- Exercise aim:
Nothing but an exact copy of the data should be output.

● ● ● ●

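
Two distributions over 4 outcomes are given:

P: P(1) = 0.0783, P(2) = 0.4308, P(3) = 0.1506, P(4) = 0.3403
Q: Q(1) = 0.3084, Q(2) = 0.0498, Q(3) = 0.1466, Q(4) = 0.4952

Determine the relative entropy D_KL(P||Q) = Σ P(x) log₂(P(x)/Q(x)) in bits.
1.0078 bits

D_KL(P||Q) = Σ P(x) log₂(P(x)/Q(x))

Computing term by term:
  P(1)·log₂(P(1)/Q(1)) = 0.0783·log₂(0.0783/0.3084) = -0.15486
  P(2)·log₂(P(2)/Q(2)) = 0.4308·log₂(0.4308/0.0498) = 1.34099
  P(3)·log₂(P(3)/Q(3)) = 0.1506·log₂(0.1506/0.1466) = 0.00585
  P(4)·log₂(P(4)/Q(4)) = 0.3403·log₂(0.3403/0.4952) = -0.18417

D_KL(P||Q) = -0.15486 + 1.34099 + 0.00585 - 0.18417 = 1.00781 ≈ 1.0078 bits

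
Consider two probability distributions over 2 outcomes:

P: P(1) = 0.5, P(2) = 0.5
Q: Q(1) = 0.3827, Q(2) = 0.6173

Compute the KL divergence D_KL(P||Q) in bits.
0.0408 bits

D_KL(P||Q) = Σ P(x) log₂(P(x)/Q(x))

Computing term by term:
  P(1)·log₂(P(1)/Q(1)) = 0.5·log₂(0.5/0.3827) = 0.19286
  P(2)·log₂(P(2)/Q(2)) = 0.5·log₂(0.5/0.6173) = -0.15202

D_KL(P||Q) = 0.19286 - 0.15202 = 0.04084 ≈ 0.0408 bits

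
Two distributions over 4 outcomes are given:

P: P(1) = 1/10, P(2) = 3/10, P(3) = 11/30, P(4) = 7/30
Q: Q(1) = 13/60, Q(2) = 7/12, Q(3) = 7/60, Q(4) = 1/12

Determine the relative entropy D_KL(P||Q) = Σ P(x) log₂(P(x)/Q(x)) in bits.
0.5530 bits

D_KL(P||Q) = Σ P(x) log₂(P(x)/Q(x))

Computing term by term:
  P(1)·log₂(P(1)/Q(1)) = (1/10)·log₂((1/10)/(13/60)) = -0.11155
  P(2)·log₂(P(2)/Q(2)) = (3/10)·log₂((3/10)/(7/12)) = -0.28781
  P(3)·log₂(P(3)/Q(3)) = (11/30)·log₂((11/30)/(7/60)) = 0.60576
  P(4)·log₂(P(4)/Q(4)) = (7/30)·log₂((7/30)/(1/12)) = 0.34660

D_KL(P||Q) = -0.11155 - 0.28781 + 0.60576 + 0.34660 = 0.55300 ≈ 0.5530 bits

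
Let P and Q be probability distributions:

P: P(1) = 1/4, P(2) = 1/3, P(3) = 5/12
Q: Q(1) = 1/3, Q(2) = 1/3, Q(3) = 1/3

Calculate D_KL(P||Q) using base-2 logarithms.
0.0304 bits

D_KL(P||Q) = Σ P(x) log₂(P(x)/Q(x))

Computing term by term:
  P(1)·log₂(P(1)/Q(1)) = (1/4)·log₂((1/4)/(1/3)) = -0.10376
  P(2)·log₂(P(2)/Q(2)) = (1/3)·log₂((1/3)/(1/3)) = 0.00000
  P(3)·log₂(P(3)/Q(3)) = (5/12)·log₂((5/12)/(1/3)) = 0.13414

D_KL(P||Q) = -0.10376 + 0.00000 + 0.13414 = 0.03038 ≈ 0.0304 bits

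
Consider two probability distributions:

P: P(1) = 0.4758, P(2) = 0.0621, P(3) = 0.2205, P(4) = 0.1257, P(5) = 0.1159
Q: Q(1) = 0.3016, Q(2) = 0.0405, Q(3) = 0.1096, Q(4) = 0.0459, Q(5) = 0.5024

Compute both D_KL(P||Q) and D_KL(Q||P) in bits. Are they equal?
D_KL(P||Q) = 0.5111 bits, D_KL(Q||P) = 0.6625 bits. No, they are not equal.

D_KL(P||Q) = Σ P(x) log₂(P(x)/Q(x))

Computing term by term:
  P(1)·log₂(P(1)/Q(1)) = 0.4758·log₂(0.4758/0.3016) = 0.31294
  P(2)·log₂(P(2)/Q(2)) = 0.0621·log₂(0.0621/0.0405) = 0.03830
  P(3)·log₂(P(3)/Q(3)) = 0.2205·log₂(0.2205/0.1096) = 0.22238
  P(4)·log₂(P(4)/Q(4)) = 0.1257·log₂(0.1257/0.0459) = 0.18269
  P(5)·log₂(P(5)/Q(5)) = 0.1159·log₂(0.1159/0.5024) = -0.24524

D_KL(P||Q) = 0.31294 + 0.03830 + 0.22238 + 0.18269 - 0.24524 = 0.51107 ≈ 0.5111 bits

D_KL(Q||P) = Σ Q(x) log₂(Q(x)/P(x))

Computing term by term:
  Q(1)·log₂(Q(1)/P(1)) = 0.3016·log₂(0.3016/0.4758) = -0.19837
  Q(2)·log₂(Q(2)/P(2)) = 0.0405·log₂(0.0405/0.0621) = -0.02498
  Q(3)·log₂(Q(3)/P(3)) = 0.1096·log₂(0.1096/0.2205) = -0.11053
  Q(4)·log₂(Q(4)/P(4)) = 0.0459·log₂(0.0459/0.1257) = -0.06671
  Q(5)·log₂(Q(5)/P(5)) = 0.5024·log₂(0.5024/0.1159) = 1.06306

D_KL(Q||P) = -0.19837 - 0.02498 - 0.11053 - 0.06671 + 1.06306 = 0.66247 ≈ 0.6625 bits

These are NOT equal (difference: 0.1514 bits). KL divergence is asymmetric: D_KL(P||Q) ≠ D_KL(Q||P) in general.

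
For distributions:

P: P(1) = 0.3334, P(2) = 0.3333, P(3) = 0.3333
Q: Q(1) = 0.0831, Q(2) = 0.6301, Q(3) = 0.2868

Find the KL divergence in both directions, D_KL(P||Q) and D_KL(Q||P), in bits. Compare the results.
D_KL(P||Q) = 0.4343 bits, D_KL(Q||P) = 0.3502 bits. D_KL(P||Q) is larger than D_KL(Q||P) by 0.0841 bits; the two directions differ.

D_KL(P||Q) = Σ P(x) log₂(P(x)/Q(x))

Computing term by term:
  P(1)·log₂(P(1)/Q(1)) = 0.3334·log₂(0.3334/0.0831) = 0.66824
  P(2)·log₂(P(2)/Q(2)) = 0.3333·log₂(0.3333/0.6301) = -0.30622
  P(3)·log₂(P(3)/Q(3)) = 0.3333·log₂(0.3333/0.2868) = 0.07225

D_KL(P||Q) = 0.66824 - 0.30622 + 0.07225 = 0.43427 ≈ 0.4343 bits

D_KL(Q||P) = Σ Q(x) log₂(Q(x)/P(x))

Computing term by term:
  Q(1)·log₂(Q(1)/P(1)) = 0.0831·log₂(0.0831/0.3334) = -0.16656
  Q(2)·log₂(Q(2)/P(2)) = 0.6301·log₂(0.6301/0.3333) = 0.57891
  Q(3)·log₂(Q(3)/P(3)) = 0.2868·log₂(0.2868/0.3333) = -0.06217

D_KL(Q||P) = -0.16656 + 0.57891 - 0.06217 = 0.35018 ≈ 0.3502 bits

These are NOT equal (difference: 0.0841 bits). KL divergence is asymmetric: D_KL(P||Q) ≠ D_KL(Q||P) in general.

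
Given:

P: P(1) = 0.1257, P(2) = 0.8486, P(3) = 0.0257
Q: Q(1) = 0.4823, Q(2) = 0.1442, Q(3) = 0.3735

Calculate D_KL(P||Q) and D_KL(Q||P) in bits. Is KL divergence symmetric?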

● ● ● ●

- Response:
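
Two distributions over 4 outcomes are given:

P: P(1) = 0.0783, P(2) = 0.4308, P(3) = 0.1506, P(4) = 0.3403
Q: Q(1) = 0.3084, Q(2) = 0.0498, Q(3) = 0.1466, Q(4) = 0.4952

Determine the relative entropy D_KL(P||Q) = Σ P(x) log₂(P(x)/Q(x)) in bits.
1.0078 bits

D_KL(P||Q) = Σ P(x) log₂(P(x)/Q(x))

Computing term by term:
  P(1)·log₂(P(1)/Q(1)) = 0.0783·log₂(0.0783/0.3084) = -0.15486
  P(2)·log₂(P(2)/Q(2)) = 0.4308·log₂(0.4308/0.0498) = 1.34099
  P(3)·log₂(P(3)/Q(3)) = 0.1506·log₂(0.1506/0.1466) = 0.00585
  P(4)·log₂(P(4)/Q(4)) = 0.3403·log₂(0.3403/0.4952) = -0.18417

D_KL(P||Q) = -0.15486 + 1.34099 + 0.00585 - 0.18417 = 1.00781 ≈ 1.0078 bits

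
Consider two probability distributions over 2 outcomes:

P: P(1) = 0.5, P(2) = 0.5
Q: Q(1) = 0.3827, Q(2) = 0.6173

Compute the KL divergence D_KL(P||Q) in bits.
0.0408 bits

D_KL(P||Q) = Σ P(x) log₂(P(x)/Q(x))

Computing term by term:
  P(1)·log₂(P(1)/Q(1)) = 0.5·log₂(0.5/0.3827) = 0.19286
  P(2)·log₂(P(2)/Q(2)) = 0.5·log₂(0.5/0.6173) = -0.15202

D_KL(P||Q) = 0.19286 - 0.15202 = 0.04084 ≈ 0.0408 bits

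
Two distributions over 4 outcomes are given:

P: P(1) = 1/10, P(2) = 3/10, P(3) = 11/30, P(4) = 7/30
Q: Q(1) = 13/60, Q(2) = 7/12, Q(3) = 7/60, Q(4) = 1/12

Determine the relative entropy D_KL(P||Q) = Σ P(x) log₂(P(x)/Q(x)) in bits.
0.5530 bits

D_KL(P||Q) = Σ P(x) log₂(P(x)/Q(x))

Computing term by term:
  P(1)·log₂(P(1)/Q(1)) = (1/10)·log₂((1/10)/(13/60)) = -0.11155
  P(2)·log₂(P(2)/Q(2)) = (3/10)·log₂((3/10)/(7/12)) = -0.28781
  P(3)·log₂(P(3)/Q(3)) = (11/30)·log₂((11/30)/(7/60)) = 0.60576
  P(4)·log₂(P(4)/Q(4)) = (7/30)·log₂((7/30)/(1/12)) = 0.34660

D_KL(P||Q) = -0.11155 - 0.28781 + 0.60576 + 0.34660 = 0.55300 ≈ 0.5530 bits

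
Let P and Q be probability distributions:

P: P(1) = 1/4, P(2) = 1/3, P(3) = 5/12
Q: Q(1) = 1/3, Q(2) = 1/3, Q(3) = 1/3

Calculate D_KL(P||Q) using base-2 logarithms.
0.0304 bits

D_KL(P||Q) = Σ P(x) log₂(P(x)/Q(x))

Computing term by term:
  P(1)·log₂(P(1)/Q(1)) = (1/4)·log₂((1/4)/(1/3)) = -0.10376
  P(2)·log₂(P(2)/Q(2)) = (1/3)·log₂((1/3)/(1/3)) = 0.00000
  P(3)·log₂(P(3)/Q(3)) = (5/12)·log₂((5/12)/(1/3)) = 0.13414

D_KL(P||Q) = -0.10376 + 0.00000 + 0.13414 = 0.03038 ≈ 0.0304 bits

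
Consider two probability distributions:

P: P(1) = 0.4758, P(2) = 0.0621, P(3) = 0.2205, P(4) = 0.1257, P(5) = 0.1159
Q: Q(1) = 0.3016, Q(2) = 0.0405, Q(3) = 0.1096, Q(4) = 0.0459, Q(5) = 0.5024

Compute both D_KL(P||Q) and D_KL(Q||P) in bits. Are they equal?
D_KL(P||Q) = 0.5111 bits, D_KL(Q||P) = 0.6625 bits. No, they are not equal.

D_KL(P||Q) = Σ P(x) log₂(P(x)/Q(x))

Computing term by term:
  P(1)·log₂(P(1)/Q(1)) = 0.4758·log₂(0.4758/0.3016) = 0.31294
  P(2)·log₂(P(2)/Q(2)) = 0.0621·log₂(0.0621/0.0405) = 0.03830
  P(3)·log₂(P(3)/Q(3)) = 0.2205·log₂(0.2205/0.1096) = 0.22238
  P(4)·log₂(P(4)/Q(4)) = 0.1257·log₂(0.1257/0.0459) = 0.18269
  P(5)·log₂(P(5)/Q(5)) = 0.1159·log₂(0.1159/0.5024) = -0.24524

D_KL(P||Q) = 0.31294 + 0.03830 + 0.22238 + 0.18269 - 0.24524 = 0.51107 ≈ 0.5111 bits

D_KL(Q||P) = Σ Q(x) log₂(Q(x)/P(x))

Computing term by term:
  Q(1)·log₂(Q(1)/P(1)) = 0.3016·log₂(0.3016/0.4758) = -0.19837
  Q(2)·log₂(Q(2)/P(2)) = 0.0405·log₂(0.0405/0.0621) = -0.02498
  Q(3)·log₂(Q(3)/P(3)) = 0.1096·log₂(0.1096/0.2205) = -0.11053
  Q(4)·log₂(Q(4)/P(4)) = 0.0459·log₂(0.0459/0.1257) = -0.06671
  Q(5)·log₂(Q(5)/P(5)) = 0.5024·log₂(0.5024/0.1159) = 1.06306

D_KL(Q||P) = -0.19837 - 0.02498 - 0.11053 - 0.06671 + 1.06306 = 0.66247 ≈ 0.6625 bits

These are NOT equal (difference: 0.1514 bits). KL divergence is asymmetric: D_KL(P||Q) ≠ D_KL(Q||P) in general.

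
For distributions:

P: P(1) = 0.3334, P(2) = 0.3333, P(3) = 0.3333
Q: Q(1) = 0.0831, Q(2) = 0.6301, Q(3) = 0.2868

Find the KL divergence in both directions, D_KL(P||Q) and D_KL(Q||P), in bits. Compare the results.
D_KL(P||Q) = 0.4343 bits, D_KL(Q||P) = 0.3502 bits. D_KL(P||Q) is larger than D_KL(Q||P) by 0.0841 bits; the two directions differ.

D_KL(P||Q) = Σ P(x) log₂(P(x)/Q(x))

Computing term by term:
  P(1)·log₂(P(1)/Q(1)) = 0.3334·log₂(0.3334/0.0831) = 0.66824
  P(2)·log₂(P(2)/Q(2)) = 0.3333·log₂(0.3333/0.6301) = -0.30622
  P(3)·log₂(P(3)/Q(3)) = 0.3333·log₂(0.3333/0.2868) = 0.07225

D_KL(P||Q) = 0.66824 - 0.30622 + 0.07225 = 0.43427 ≈ 0.4343 bits

D_KL(Q||P) = Σ Q(x) log₂(Q(x)/P(x))

Computing term by term:
  Q(1)·log₂(Q(1)/P(1)) = 0.0831·log₂(0.0831/0.3334) = -0.16656
  Q(2)·log₂(Q(2)/P(2)) = 0.6301·log₂(0.6301/0.3333) = 0.57891
  Q(3)·log₂(Q(3)/P(3)) = 0.2868·log₂(0.2868/0.3333) = -0.06217

D_KL(Q||P) = -0.16656 + 0.57891 - 0.06217 = 0.35018 ≈ 0.3502 bits

These are NOT equal (difference: 0.0841 bits). KL divergence is asymmetric: D_KL(P||Q) ≠ D_KL(Q||P) in general.

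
Given:

P: P(1) = 0.1257, P(2) = 0.8486, P(3) = 0.0257
Q: Q(1) = 0.4823, Q(2) = 0.1442, Q(3) = 0.3735

Calculate D_KL(P||Q) and D_KL(Q||P) in bits. Is KL divergence symmetric?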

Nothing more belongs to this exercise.